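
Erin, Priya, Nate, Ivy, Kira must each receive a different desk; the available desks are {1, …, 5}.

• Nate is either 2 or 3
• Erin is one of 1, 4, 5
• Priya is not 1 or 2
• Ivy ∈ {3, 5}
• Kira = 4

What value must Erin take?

Kira's domain is down to {4}, so Kira = 4. Eliminate 4 elsewhere: Erin, Priya.
The 4 still-open variables draw from only 4 values {1, 2, 3, 5}, so each is used; only Erin can be 1, hence Erin = 1.

1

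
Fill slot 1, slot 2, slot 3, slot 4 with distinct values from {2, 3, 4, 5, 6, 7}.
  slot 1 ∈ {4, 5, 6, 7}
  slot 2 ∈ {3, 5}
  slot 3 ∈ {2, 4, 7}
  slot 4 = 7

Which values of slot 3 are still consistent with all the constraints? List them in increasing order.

slot 4 must be 7 (only option left). Remove 7 from slot 1, slot 3.
No further eliminations apply; slot 3 can still be any of 2, 4.

2, 4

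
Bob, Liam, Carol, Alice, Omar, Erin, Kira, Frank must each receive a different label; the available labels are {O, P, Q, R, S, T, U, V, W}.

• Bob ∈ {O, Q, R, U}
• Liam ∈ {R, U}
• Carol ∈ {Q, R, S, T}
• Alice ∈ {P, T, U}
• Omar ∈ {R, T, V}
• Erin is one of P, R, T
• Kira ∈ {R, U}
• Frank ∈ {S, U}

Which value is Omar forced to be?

The 8 variables draw from only 8 values {O, P, Q, R, S, T, U, V}, so each is used; only Bob can be O, hence Bob = O.
The 7 still-open variables together cover exactly {P, Q, R, S, T, U, V} — 7 values for 7 variables — and Q appears only in Carol's list, so Carol = Q.
The 6 still-open variables together cover exactly {P, R, S, T, U, V} — 6 values for 6 variables — and S appears only in Frank's list, so Frank = S.
The 5 still-open variables draw from only 5 values {P, R, T, U, V}, so each is used; only Omar can be V, hence Omar = V.

V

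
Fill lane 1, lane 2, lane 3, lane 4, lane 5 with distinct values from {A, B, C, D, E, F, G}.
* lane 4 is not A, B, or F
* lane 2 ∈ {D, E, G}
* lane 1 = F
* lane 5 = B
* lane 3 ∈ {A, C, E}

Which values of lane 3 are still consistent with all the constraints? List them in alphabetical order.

A, C, E

lane 1's domain is down to {F}, so lane 1 = F.
lane 5 must be B (only option left).
No further eliminations apply; lane 3 can still be any of A, C, E.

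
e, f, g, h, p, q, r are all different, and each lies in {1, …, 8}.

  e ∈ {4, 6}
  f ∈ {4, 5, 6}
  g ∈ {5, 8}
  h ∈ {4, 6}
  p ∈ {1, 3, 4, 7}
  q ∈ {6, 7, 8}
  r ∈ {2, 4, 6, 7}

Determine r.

2

e and h share exactly the 2 values {4, 6}; by pigeonhole those values go to them, so strike 4, 6 from f, p, q, r.
f must be 5 (only option left). Strike 5 from g.
g's domain is down to {8}, so g = 8. Strike 8 from q.
q's domain is down to {7}, so q = 7. So p, r can't be 7.
So r = 2.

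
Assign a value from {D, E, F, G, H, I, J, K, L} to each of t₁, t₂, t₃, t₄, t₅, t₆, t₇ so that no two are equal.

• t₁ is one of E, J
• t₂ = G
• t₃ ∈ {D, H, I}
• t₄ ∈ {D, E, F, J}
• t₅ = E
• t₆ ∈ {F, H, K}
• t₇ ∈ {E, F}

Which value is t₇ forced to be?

F

t₂'s domain is down to {G}, so t₂ = G.
That leaves t₅ = E. So t₁, t₄, t₇ can't be E.
So t₇ = F.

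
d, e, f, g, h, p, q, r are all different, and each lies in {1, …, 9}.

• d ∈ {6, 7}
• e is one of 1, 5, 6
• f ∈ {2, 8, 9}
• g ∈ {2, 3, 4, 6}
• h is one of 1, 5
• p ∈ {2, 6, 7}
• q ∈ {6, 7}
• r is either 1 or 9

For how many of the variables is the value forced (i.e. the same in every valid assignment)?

3

d and q share exactly the 2 values {6, 7}; by pigeonhole those values go to them, so strike 6, 7 from e, g, p.
p must be 2 (only option left). Eliminate 2 elsewhere: f, g.
e and h between them cover only {1, 5} — a naked pair. Remove those values from r.
r must be 9 (only option left). Eliminate 9 elsewhere: f.
f has just one choice, so f = 8.
Determined: f=8, p=2, r=9. The other variables each still have more than one consistent value. That makes 3.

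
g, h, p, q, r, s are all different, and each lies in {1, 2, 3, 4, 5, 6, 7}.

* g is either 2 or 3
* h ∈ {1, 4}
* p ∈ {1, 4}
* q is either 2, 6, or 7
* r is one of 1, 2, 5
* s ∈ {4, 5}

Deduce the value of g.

3

h and p share exactly the 2 values {1, 4}; by pigeonhole those values go to them, so strike 1, 4 from r, s.
s must be 5 (only option left). So r can't be 5.
r's domain is down to {2}, so r = 2. Remove 2 from g, q.
So g = 3.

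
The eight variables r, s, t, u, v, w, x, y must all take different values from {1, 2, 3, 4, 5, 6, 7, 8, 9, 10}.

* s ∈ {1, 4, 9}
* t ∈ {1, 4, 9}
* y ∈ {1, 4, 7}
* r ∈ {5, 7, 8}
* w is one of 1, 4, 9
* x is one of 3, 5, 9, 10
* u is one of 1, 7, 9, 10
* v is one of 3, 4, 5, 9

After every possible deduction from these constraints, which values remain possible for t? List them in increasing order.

1, 4, 9

Among the 8 variables, 8 fits only r (and all 8 values in {1, 3, 4, 5, 7, 8, 9, 10} must be used), so r = 8.
s, t, w share exactly the 3 values {1, 4, 9}; by pigeonhole those values go to them, so strike 1, 4, 9 from u, v, x, y.
y's domain is down to {7}, so y = 7. Eliminate 7 elsewhere: u.
That leaves u = 10. Strike 10 from x.
No further eliminations apply; t can still be any of 1, 4, 9.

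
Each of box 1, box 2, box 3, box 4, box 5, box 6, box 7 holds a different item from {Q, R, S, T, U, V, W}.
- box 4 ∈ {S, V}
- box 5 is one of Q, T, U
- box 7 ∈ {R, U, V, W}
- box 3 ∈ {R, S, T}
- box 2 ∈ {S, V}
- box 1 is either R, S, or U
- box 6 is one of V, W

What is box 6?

W

The 7 variables draw from only 7 values {Q, R, S, T, U, V, W}, so each is used; only box 5 can be Q, hence box 5 = Q.
Among the 6 still-open variables, T fits only box 3 (and all 6 values in {R, S, T, U, V, W} must be used), so box 3 = T.
box 2 and box 4 share exactly the 2 values {S, V}; by pigeonhole those values go to them, so strike S, V from box 1, box 6, box 7.
So box 6 = W.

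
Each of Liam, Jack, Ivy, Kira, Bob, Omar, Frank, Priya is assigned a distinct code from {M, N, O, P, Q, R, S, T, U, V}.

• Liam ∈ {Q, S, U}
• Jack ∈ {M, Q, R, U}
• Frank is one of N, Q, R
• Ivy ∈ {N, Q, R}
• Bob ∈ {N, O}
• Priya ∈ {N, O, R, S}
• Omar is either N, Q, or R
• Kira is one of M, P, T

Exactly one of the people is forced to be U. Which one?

The 3 variables Ivy, Omar, Frank are confined to {N, Q, R}, which locks those values in; drop them from Liam, Jack, Bob, Priya.
Bob has just one choice, so Bob = O. Eliminate O elsewhere: Priya.
Priya must be S (only option left). Remove S from Liam.
So U goes to Liam.

Liam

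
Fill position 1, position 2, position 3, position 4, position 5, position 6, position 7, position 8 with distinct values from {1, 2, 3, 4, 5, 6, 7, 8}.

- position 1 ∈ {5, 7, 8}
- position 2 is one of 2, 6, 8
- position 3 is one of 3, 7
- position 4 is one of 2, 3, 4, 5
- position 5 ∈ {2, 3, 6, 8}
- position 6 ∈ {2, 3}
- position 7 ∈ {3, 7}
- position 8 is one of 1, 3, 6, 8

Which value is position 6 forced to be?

2

The 8 variables together cover exactly {1, 2, 3, 4, 5, 6, 7, 8} — 8 values for 8 variables — and 1 appears only in position 8's list, so position 8 = 1.
The 7 still-open variables draw from only 7 values {2, 3, 4, 5, 6, 7, 8}, so each is used; only position 4 can be 4, hence position 4 = 4.
The 6 still-open variables draw from only 6 values {2, 3, 5, 6, 7, 8}, so each is used; only position 1 can be 5, hence position 1 = 5.
The 2 variables position 3 and position 7 are confined to {3, 7}, which locks those values in; drop them from position 5, position 6.
So position 6 = 2.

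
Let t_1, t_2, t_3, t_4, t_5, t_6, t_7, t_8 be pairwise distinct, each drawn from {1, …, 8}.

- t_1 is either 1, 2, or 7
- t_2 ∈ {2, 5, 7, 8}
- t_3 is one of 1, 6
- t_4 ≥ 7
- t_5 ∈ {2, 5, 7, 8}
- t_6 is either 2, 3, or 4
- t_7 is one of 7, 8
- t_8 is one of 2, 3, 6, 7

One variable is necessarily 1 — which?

t_1

The 8 variables together cover exactly {1, 2, 3, 4, 5, 6, 7, 8} — 8 values for 8 variables — and 4 appears only in t_6's list, so t_6 = 4.
Among the 7 still-open variables, 3 fits only t_8 (and all 7 values in {1, 2, 3, 5, 6, 7, 8} must be used), so t_8 = 3.
Among the 6 still-open variables, 6 fits only t_3 (and all 6 values in {1, 2, 5, 6, 7, 8} must be used), so t_3 = 6.
The 5 still-open variables together cover exactly {1, 2, 5, 7, 8} — 5 values for 5 variables — and 1 appears only in t_1's list, so t_1 = 1.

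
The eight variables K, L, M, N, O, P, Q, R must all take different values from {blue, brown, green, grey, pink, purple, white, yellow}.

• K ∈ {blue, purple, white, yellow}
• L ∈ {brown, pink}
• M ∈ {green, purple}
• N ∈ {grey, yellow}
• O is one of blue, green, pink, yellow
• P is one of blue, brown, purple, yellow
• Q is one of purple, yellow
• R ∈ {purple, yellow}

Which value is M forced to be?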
☆ ☆ ☆ ☆
Your task ▸ Exactly the lines from the one with "- t_1 is either 1, 2, or 7" through the final line of the entries are to be returned, both ends included.

Task output ▸
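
- t_1 is either 1, 2, or 7
- t_2 ∈ {2, 5, 7, 8}
- t_3 is one of 1, 6
- t_4 ≥ 7
- t_5 ∈ {2, 5, 7, 8}
- t_6 is either 2, 3, or 4
- t_7 is one of 7, 8
- t_8 is one of 2, 3, 6, 7

One variable is necessarily 1 — which?

t_1

The 8 variables together cover exactly {1, 2, 3, 4, 5, 6, 7, 8} — 8 values for 8 variables — and 4 appears only in t_6's list, so t_6 = 4.
Among the 7 still-open variables, 3 fits only t_8 (and all 7 values in {1, 2, 3, 5, 6, 7, 8} must be used), so t_8 = 3.
Among the 6 still-open variables, 6 fits only t_3 (and all 6 values in {1, 2, 5, 6, 7, 8} must be used), so t_3 = 6.
The 5 still-open variables together cover exactly {1, 2, 5, 7, 8} — 5 values for 5 variables — and 1 appears only in t_1's list, so t_1 = 1.

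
The eight variables K, L, M, N, O, P, Q, R must all take different values from {blue, brown, green, grey, pink, purple, white, yellow}.

• K ∈ {blue, purple, white, yellow}
• L ∈ {brown, pink}
• M ∈ {green, purple}
• N ∈ {grey, yellow}
• O is one of blue, green, pink, yellow
• P is one of blue, brown, purple, yellow
• Q is one of purple, yellow
• R ∈ {purple, yellow}

Which value is M forced to be?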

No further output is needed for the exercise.